PROBLEM DETAILS
A word-for-word copy of the whole listing is the required answer.

WORKING DATA section start

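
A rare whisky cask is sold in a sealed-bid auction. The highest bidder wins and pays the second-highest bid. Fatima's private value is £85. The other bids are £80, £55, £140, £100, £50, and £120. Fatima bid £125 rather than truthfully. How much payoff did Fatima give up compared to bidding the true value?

Payoff forgone: £0.

The highest competing bid is £140.
Bidding truthfully at £85: the top bid is £140 (a rival), so Fatima loses. Payoff = £0.
Bidding £125: the top bid is £140 (a rival), so Fatima loses. Payoff = £0.
Regret = truthful payoff − actual payoff = £0 − £0 = £0.
The bid only affects whether you win, not the price — here both bids land on the same side of the top rival bid, so the deviation is payoff-neutral.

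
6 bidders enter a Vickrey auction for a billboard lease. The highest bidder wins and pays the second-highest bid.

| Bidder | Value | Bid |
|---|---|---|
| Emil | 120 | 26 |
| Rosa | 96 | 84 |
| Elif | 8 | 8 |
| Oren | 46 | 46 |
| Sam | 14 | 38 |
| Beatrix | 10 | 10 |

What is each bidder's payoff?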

WORKING DATA section end

ANSWER TO THE EXERCISE
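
A rare whisky cask is sold in a sealed-bid auction. The highest bidder wins and pays the second-highest bid. Fatima's private value is £85. The other bids are £80, £55, £140, £100, £50, and £120. Fatima bid £125 rather than truthfully. How much payoff did Fatima give up compared to bidding the true value?

Payoff forgone: £0.

The highest competing bid is £140.
Bidding truthfully at £85: the top bid is £140 (a rival), so Fatima loses. Payoff = £0.
Bidding £125: the top bid is £140 (a rival), so Fatima loses. Payoff = £0.
Regret = truthful payoff − actual payoff = £0 − £0 = £0.
The bid only affects whether you win, not the price — here both bids land on the same side of the top rival bid, so the deviation is payoff-neutral.

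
6 bidders enter a Vickrey auction for a billboard lease. The highest bidder wins and pays the second-highest bid.

| Bidder | Value | Bid |
|---|---|---|
| Emil | 120 | 26 |
| Rosa | 96 | 84 |
| Elif | 8 | 8 |
| Oren | 46 | 46 |
| Sam | 14 | 38 |
| Beatrix | 10 | 10 |

What is each bidder's payoff?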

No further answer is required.